Below are the entries. Transcribe exactly the lines from the one with "['language' 'city']]" through the one with "[[-0.45, -1.13],[0.8, 2.12]]=z", ends included, and leave out all others.

◆ DATA PROVIDED:
+--
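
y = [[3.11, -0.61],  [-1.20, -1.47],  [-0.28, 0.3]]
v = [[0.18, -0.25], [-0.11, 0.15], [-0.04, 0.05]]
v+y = [[3.29,-0.86], [-1.31,-1.32], [-0.32,0.35]]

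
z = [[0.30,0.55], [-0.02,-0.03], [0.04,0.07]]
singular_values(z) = [0.63, 0.0]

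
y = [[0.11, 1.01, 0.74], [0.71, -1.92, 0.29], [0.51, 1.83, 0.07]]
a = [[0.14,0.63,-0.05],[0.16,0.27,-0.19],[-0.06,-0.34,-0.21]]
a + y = [[0.25, 1.64, 0.69], [0.87, -1.65, 0.1], [0.45, 1.49, -0.14]]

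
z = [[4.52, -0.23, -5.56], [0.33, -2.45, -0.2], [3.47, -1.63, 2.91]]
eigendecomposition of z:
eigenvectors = [[-0.79+0.00j, (-0.79-0j), -0.18+0.00j],[-0.04+0.00j, -0.04-0.00j, (-0.97+0j)],[(-0.11+0.6j), (-0.11-0.6j), (-0.18+0j)]]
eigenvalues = [(3.7+4.27j), (3.7-4.27j), (-2.43+0j)]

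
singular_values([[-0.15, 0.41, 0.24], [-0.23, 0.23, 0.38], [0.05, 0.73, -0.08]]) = [0.89, 0.49, 0.0]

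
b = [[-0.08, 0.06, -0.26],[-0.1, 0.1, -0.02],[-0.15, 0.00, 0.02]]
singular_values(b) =[0.29, 0.17, 0.07]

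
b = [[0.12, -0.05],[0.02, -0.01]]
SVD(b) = [[-0.99, -0.17],  [-0.17, 0.99]] @ diag([0.13190034437265813, 0.0015162962686051783]) @ [[-0.92, 0.39], [-0.39, -0.92]]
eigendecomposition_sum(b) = [[0.12, -0.05], [0.02, -0.01]] + [[0.0, -0.0], [0.00, -0.00]]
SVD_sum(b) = [[0.12,-0.05], [0.02,-0.01]] + [[0.00, 0.00], [-0.00, -0.00]]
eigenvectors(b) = [[0.99,0.38], [0.16,0.93]]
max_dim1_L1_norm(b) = 0.17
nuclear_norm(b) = 0.13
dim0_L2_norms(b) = [0.12, 0.05]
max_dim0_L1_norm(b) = 0.14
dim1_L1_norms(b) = [0.17, 0.03]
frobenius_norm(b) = 0.13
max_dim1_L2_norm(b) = 0.13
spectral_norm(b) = 0.13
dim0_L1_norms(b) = [0.14, 0.06]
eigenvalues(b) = [0.11, -0.0]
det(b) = -0.00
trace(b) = 0.11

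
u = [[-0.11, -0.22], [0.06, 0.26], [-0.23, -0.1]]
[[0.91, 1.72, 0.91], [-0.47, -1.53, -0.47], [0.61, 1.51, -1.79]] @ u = [[-0.21, 0.16], [0.07, -0.25], [0.44, 0.44]]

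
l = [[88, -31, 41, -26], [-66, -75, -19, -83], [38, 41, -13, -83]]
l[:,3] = [-26, -83, -83]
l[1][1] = -75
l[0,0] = 88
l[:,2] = [41, -19, -13]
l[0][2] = 41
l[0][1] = -31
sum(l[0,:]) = 72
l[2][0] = 38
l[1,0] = -66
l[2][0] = 38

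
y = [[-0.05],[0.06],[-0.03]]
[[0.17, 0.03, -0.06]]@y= [[-0.0]]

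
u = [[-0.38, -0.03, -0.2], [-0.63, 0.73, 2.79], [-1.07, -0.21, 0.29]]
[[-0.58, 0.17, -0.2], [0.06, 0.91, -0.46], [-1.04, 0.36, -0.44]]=u@ [[1.31, -0.5, 0.53], [-0.93, 0.81, -0.48], [0.56, -0.00, 0.08]]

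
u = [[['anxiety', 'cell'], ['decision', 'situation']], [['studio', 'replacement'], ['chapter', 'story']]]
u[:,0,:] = [['anxiety', 'cell'], ['studio', 'replacement']]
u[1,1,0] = 'chapter'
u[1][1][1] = 'story'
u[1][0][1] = 'replacement'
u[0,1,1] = 'situation'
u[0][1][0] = 'decision'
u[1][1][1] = 'story'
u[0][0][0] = 'anxiety'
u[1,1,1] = 'story'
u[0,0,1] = 'cell'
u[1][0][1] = 'replacement'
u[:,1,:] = [['decision', 'situation'], ['chapter', 'story']]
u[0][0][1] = 'cell'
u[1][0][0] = 'studio'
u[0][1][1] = 'situation'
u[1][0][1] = 'replacement'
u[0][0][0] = 'anxiety'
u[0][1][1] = 'situation'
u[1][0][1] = 'replacement'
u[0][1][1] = 'situation'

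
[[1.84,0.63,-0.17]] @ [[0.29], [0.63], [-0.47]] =[[1.01]]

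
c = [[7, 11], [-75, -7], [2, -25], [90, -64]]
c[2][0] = 2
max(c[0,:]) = 11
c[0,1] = 11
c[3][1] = -64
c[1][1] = -7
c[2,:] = [2, -25]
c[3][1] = -64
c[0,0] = 7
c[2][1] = -25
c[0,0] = 7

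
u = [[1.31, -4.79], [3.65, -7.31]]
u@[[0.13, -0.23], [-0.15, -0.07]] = [[0.89, 0.03], [1.57, -0.33]]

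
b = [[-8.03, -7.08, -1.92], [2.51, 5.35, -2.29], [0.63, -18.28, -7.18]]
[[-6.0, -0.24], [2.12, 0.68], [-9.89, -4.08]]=b @ [[0.3, -0.16], [0.41, 0.21], [0.36, 0.02]]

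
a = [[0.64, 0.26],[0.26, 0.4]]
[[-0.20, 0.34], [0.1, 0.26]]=a@[[-0.56, 0.36], [0.61, 0.41]]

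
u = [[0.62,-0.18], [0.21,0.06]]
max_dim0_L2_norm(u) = 0.65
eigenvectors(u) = [[0.92,0.35], [0.40,0.94]]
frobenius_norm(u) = 0.68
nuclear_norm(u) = 0.78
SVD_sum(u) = [[0.63, -0.15], [0.19, -0.04]] + [[-0.01, -0.03], [0.02, 0.1]]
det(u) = 0.08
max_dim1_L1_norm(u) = 0.8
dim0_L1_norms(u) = [0.83, 0.24]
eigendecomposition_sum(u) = [[0.65, -0.24], [0.28, -0.11]] + [[-0.03, 0.06], [-0.07, 0.17]]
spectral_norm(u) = 0.67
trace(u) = 0.68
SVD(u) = [[-0.96, -0.28], [-0.28, 0.96]] @ diag([0.6723517498015193, 0.11154875408912117]) @ [[-0.97, 0.23], [0.23, 0.97]]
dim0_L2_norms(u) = [0.65, 0.19]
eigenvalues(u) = [0.54, 0.14]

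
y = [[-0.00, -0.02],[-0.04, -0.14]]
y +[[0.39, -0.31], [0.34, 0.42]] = [[0.39,-0.33], [0.30,0.28]]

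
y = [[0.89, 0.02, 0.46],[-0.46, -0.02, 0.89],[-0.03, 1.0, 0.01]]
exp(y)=[[2.35, 0.37, 0.84],  [-0.84, 1.4, 0.85],  [-0.39, 1.13, 1.43]]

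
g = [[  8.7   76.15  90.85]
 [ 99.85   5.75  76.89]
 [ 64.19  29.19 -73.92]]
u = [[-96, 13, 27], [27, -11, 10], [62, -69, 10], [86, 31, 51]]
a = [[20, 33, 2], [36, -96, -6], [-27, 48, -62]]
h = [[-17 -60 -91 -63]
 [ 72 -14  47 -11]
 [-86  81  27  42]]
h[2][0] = -86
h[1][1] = -14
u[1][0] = 27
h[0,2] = -91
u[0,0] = -96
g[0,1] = 76.15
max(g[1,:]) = 99.85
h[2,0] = -86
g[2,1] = 29.19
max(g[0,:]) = 90.85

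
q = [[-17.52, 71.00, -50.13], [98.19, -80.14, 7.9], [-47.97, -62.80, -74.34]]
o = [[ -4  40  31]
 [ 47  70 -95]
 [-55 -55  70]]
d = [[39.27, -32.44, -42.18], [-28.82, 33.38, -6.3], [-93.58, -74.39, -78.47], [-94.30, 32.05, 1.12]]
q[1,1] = -80.14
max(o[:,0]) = 47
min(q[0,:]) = -50.13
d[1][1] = 33.38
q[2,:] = [-47.97, -62.8, -74.34]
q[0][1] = 71.0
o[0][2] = 31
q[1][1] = -80.14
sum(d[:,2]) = -125.82999999999998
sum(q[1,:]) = 25.949999999999996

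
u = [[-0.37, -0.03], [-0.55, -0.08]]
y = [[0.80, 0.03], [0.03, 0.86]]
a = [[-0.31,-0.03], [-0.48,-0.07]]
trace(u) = -0.45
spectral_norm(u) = 0.67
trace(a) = -0.38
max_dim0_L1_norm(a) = 0.79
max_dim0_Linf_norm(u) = 0.55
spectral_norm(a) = 0.58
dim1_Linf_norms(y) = [0.8, 0.86]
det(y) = 0.69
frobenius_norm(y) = 1.18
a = y @ u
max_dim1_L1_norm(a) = 0.55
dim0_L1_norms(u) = [0.92, 0.11]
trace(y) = 1.66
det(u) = 0.01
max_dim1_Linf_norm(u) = 0.55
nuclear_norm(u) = 0.69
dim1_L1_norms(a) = [0.34, 0.55]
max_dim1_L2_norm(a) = 0.49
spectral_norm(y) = 0.87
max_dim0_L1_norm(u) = 0.92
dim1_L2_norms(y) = [0.8, 0.86]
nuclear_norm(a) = 0.59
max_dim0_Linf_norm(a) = 0.48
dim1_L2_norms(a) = [0.31, 0.49]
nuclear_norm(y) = 1.66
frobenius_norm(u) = 0.67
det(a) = 0.01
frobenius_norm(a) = 0.58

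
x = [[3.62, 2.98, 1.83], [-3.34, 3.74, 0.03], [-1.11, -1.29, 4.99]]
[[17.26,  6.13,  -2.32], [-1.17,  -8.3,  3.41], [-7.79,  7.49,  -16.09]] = x@[[2.98, 1.56, 0.05], [2.35, -0.84, 0.98], [-0.29, 1.63, -2.96]]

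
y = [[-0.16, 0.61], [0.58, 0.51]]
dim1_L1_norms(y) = [0.77, 1.09]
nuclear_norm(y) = 1.37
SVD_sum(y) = [[0.22,  0.41], [0.34,  0.64]] + [[-0.38, 0.20], [0.24, -0.13]]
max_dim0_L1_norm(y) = 1.12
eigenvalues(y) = [-0.51, 0.86]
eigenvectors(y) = [[-0.87, -0.51], [0.5, -0.86]]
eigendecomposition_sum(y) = [[-0.38, 0.23], [0.22, -0.13]] + [[0.22, 0.38],[0.36, 0.64]]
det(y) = -0.44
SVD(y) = [[0.54, 0.84], [0.84, -0.54]] @ diag([0.858466694889886, 0.5071833334848802]) @ [[0.47, 0.88], [-0.88, 0.47]]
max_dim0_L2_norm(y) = 0.8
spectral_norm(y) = 0.86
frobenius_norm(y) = 1.00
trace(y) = 0.35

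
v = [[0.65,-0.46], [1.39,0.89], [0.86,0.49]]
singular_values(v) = [1.95, 0.72]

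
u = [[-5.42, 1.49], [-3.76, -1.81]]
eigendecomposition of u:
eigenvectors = [[-0.41+0.34j,  -0.41-0.34j], [-0.85+0.00j,  (-0.85-0j)]]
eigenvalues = [(-3.62+1.53j), (-3.62-1.53j)]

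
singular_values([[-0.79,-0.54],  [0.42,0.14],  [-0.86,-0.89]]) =[1.61, 0.23]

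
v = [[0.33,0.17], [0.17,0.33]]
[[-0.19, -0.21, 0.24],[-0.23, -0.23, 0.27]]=v @ [[-0.29,-0.38,0.42], [-0.55,-0.5,0.61]]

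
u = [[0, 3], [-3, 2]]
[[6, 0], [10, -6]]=u@[[-2, 2], [2, 0]]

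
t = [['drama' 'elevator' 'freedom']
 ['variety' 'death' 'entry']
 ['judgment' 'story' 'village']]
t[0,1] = 'elevator'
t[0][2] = 'freedom'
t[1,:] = ['variety', 'death', 'entry']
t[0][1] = 'elevator'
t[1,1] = 'death'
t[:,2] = ['freedom', 'entry', 'village']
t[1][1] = 'death'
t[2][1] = 'story'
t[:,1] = ['elevator', 'death', 'story']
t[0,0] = 'drama'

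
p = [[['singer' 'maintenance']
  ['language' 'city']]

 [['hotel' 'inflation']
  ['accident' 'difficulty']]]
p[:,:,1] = [['maintenance', 'city'], ['inflation', 'difficulty']]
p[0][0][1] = 'maintenance'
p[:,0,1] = ['maintenance', 'inflation']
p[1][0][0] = 'hotel'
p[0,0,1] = 'maintenance'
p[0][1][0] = 'language'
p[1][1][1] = 'difficulty'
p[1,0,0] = 'hotel'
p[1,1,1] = 'difficulty'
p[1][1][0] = 'accident'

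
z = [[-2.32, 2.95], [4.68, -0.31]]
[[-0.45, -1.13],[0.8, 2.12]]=z @ [[0.17, 0.45], [-0.02, -0.03]]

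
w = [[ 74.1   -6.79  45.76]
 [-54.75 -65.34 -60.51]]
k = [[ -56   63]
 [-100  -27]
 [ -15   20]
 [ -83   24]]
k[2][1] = 20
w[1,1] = -65.34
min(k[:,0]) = -100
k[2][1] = 20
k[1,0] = -100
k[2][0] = -15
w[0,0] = 74.1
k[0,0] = -56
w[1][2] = -60.51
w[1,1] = -65.34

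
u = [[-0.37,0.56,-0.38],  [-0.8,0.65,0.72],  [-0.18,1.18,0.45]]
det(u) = 0.649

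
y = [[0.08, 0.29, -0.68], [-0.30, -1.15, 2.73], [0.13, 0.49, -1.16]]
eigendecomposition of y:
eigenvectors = [[0.22, -0.87, -0.52], [-0.9, -0.41, 0.81], [0.38, -0.27, 0.28]]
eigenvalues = [-2.24, 0.01, -0.0]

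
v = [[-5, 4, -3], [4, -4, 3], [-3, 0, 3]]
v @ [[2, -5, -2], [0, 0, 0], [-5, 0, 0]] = [[5, 25, 10], [-7, -20, -8], [-21, 15, 6]]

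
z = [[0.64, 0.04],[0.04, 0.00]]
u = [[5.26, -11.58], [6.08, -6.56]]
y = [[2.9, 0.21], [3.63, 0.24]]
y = u @ z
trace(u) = -1.30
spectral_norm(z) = 0.64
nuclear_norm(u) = 17.71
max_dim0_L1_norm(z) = 0.68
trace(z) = 0.64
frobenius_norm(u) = 15.55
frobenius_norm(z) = 0.64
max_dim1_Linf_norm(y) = 3.63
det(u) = 35.90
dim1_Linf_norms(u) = [11.58, 6.56]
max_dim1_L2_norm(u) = 12.72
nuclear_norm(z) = 0.64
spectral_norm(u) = 15.37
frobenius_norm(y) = 4.66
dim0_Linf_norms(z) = [0.64, 0.04]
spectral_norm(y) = 4.66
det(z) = -0.00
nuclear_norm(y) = 4.67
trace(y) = 3.14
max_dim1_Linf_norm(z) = 0.64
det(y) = -0.07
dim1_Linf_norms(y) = [2.9, 3.63]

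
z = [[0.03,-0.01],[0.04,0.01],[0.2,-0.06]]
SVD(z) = [[-0.15, 0.07], [-0.17, -0.98], [-0.97, 0.16]] @ diag([0.21416430313733095, 0.020824294986899528]) @ [[-0.96, 0.27], [-0.27, -0.96]]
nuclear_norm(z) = 0.23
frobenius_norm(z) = 0.22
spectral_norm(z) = 0.21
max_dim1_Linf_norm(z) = 0.2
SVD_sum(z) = [[0.03,-0.01], [0.03,-0.01], [0.20,-0.06]] + [[-0.0, -0.00], [0.01, 0.02], [-0.00, -0.00]]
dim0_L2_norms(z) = [0.21, 0.06]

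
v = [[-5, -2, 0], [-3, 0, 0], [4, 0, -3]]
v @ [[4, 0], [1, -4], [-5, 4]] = [[-22, 8], [-12, 0], [31, -12]]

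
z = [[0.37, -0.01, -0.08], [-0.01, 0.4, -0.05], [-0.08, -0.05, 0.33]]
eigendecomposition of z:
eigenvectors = [[0.56, 0.60, -0.57], [0.30, -0.79, -0.54], [0.77, -0.12, 0.62]]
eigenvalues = [0.25, 0.4, 0.45]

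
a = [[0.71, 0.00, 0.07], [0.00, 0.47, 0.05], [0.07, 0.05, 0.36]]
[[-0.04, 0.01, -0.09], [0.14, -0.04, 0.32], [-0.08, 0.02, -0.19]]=a@[[-0.03, 0.01, -0.06], [0.32, -0.1, 0.74], [-0.26, 0.08, -0.61]]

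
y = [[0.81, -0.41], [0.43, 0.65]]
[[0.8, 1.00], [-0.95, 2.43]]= y @[[0.19, 2.34],  [-1.58, 2.19]]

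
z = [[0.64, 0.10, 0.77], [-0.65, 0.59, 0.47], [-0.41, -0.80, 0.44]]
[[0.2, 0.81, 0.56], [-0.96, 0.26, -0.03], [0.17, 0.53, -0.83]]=z@[[0.69, 0.13, 0.71], [-0.69, -0.19, 0.7], [-0.22, 0.97, 0.04]]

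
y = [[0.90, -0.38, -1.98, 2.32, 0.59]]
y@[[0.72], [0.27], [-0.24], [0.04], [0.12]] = [[1.18]]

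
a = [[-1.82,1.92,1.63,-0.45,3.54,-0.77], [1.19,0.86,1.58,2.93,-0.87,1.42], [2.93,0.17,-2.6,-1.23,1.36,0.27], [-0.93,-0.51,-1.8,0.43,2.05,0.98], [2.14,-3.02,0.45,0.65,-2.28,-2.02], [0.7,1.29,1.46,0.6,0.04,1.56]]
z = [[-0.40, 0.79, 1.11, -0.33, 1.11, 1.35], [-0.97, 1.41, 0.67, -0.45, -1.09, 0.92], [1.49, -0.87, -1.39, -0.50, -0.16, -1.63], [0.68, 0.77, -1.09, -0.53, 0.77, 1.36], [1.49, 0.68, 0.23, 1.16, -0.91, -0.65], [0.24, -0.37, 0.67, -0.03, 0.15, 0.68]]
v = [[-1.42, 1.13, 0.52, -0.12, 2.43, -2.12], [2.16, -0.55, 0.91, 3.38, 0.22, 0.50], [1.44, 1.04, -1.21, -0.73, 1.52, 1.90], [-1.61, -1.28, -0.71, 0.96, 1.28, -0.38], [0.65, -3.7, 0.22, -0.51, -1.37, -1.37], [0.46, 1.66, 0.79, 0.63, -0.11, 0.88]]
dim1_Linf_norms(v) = [2.43, 3.38, 1.9, 1.61, 3.7, 1.66]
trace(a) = -3.85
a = v + z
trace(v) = -2.71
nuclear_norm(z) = 11.63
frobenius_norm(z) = 5.48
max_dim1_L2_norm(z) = 2.8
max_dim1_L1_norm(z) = 6.04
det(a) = 578.02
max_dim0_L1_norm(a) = 10.14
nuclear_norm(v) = 18.35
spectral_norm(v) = 5.17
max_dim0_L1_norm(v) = 9.36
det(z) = 17.60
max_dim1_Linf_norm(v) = 3.7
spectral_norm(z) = 3.98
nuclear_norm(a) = 21.34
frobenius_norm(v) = 8.54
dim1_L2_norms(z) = [2.28, 2.37, 2.8, 2.23, 2.31, 1.06]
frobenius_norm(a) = 9.91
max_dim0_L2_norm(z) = 2.84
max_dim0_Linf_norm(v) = 3.7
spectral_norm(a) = 6.50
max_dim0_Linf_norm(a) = 3.54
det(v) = 143.43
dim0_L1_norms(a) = [9.71, 7.77, 9.52, 6.29, 10.14, 7.02]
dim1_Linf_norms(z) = [1.35, 1.41, 1.63, 1.36, 1.49, 0.68]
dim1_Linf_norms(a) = [3.54, 2.93, 2.93, 2.05, 3.02, 1.56]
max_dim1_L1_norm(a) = 10.56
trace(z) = -1.14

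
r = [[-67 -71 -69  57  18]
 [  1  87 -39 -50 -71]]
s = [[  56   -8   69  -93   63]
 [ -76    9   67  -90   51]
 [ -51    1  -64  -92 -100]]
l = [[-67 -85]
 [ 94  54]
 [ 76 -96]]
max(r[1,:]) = 87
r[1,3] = -50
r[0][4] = 18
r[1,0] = 1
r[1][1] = 87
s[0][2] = 69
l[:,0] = [-67, 94, 76]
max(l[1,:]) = 94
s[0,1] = -8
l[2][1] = -96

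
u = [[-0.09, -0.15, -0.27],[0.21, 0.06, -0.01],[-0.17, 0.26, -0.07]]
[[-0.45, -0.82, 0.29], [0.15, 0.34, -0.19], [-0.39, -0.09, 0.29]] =u@[[0.90, 1.38, -1.00], [-0.46, 1.10, 0.22], [1.61, 1.96, -0.87]]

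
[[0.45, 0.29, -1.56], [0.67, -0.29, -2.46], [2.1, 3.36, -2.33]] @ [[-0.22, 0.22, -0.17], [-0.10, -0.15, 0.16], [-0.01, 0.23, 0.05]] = [[-0.11,-0.30,-0.11], [-0.09,-0.37,-0.28], [-0.77,-0.58,0.06]]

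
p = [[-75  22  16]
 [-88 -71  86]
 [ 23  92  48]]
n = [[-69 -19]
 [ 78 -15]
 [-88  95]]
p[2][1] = 92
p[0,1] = 22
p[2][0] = 23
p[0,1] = 22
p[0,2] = 16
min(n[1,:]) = -15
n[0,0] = -69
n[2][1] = 95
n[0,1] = -19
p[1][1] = -71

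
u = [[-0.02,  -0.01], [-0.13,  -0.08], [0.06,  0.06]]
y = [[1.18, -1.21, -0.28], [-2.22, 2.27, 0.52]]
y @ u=[[0.12, 0.07], [-0.22, -0.13]]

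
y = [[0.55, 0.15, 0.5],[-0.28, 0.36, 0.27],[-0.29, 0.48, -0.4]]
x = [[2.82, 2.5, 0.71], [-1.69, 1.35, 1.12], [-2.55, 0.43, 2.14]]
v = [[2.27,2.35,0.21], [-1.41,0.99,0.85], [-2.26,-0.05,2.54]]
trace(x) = 6.31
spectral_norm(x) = 4.45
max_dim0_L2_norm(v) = 3.5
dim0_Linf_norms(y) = [0.55, 0.48, 0.5]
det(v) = 10.19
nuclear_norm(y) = 1.87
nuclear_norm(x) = 8.56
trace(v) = 5.80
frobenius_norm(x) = 5.65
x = y + v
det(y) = -0.19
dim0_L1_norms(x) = [7.06, 4.28, 3.97]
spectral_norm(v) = 4.17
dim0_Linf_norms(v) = [2.27, 2.35, 2.54]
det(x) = 10.62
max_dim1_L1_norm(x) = 6.03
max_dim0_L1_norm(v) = 5.94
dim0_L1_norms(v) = [5.94, 3.39, 3.6]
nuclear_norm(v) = 7.84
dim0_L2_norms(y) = [0.68, 0.62, 0.69]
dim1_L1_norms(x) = [6.03, 4.16, 5.12]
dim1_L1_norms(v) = [4.83, 3.25, 4.85]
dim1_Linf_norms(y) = [0.55, 0.36, 0.48]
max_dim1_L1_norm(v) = 4.85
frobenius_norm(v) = 5.10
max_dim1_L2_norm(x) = 3.83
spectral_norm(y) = 0.91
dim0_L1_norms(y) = [1.12, 0.99, 1.17]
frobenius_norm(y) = 1.15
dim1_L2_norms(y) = [0.76, 0.53, 0.69]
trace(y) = 0.51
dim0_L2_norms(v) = [3.5, 2.55, 2.69]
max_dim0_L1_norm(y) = 1.17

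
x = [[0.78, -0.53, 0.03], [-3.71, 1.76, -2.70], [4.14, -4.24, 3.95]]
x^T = [[0.78, -3.71, 4.14], [-0.53, 1.76, -4.24], [0.03, -2.70, 3.95]]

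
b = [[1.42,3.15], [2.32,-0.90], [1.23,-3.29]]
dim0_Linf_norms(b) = [2.32, 3.29]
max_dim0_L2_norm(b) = 4.64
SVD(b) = [[0.63,0.61], [-0.26,0.74], [-0.73,0.27]] @ diag([4.665974950616017, 2.9490638786272236]) @ [[-0.13,0.99],  [0.99,0.13]]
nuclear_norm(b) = 7.62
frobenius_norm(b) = 5.52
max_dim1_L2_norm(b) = 3.51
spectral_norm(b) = 4.67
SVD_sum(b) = [[-0.38, 2.92], [0.15, -1.18], [0.44, -3.39]] + [[1.8,0.23], [2.17,0.28], [0.79,0.1]]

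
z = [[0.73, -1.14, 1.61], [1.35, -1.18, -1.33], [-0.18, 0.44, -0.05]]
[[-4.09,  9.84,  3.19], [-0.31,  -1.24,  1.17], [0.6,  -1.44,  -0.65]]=z @ [[-1.06,0.84,0.8],  [0.76,-2.47,-1.06],  [-1.52,3.98,0.87]]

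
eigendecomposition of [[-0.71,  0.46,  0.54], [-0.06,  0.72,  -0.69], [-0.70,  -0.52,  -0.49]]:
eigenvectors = [[(-0.7+0j), (-0.7-0j), -0.13+0.00j], [0.08-0.27j, (0.08+0.27j), (-0.92+0j)], [(-0.03-0.65j), (-0.03+0.65j), 0.38+0.00j]]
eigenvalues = [(-0.74+0.68j), (-0.74-0.68j), (1+0j)]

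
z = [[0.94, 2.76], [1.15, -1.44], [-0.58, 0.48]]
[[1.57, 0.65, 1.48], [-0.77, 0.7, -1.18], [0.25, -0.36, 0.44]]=z @[[0.03, 0.63, -0.25],[0.56, 0.02, 0.62]]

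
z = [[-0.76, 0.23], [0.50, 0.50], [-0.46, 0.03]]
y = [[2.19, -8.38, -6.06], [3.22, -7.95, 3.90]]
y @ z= [[-3.07, -3.87], [-8.22, -3.12]]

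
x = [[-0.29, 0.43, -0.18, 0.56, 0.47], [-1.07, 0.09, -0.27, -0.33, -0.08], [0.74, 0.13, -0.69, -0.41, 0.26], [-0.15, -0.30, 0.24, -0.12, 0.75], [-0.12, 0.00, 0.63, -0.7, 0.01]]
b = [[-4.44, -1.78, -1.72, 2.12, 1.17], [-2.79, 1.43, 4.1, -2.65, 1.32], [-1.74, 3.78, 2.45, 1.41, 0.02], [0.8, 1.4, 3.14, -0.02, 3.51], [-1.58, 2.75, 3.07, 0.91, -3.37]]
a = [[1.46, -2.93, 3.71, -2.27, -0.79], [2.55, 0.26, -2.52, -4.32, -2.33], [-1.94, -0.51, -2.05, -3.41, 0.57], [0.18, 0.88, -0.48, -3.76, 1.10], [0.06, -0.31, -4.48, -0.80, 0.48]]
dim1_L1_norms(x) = [1.93, 1.84, 2.23, 1.56, 1.46]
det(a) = 594.26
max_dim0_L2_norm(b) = 6.71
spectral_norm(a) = 7.97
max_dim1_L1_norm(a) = 11.98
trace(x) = -1.00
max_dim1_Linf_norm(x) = 1.07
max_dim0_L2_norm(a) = 7.09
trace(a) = -3.61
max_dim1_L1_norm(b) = 12.29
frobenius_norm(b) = 12.20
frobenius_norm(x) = 2.26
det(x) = -0.57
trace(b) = -3.95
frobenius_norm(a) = 11.17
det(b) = -1042.14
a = b @ x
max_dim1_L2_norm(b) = 5.95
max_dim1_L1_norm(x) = 2.23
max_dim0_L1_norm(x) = 2.37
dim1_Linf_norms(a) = [3.71, 4.32, 3.41, 3.76, 4.48]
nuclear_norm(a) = 21.75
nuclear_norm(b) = 24.31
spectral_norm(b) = 8.55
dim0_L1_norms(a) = [6.19, 4.89, 13.24, 14.56, 5.27]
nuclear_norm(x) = 4.79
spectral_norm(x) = 1.38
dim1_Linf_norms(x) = [0.56, 1.07, 0.74, 0.75, 0.7]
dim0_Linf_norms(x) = [1.07, 0.43, 0.69, 0.7, 0.75]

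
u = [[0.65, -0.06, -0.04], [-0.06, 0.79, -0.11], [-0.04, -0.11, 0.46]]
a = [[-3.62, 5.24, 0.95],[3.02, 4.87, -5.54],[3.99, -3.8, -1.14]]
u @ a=[[-2.69, 3.27, 1.0], [2.16, 3.95, -4.31], [1.65, -2.49, 0.05]]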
+--
◆ SOLUTION FOR THIS TASK:
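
  ['language' 'city']]

 [['hotel' 'inflation']
  ['accident' 'difficulty']]]
p[:,:,1] = [['maintenance', 'city'], ['inflation', 'difficulty']]
p[0][0][1] = 'maintenance'
p[:,0,1] = ['maintenance', 'inflation']
p[1][0][0] = 'hotel'
p[0,0,1] = 'maintenance'
p[0][1][0] = 'language'
p[1][1][1] = 'difficulty'
p[1,0,0] = 'hotel'
p[1,1,1] = 'difficulty'
p[1][1][0] = 'accident'

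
z = [[-2.32, 2.95], [4.68, -0.31]]
[[-0.45, -1.13],[0.8, 2.12]]=z @ [[0.17, 0.45], [-0.02, -0.03]]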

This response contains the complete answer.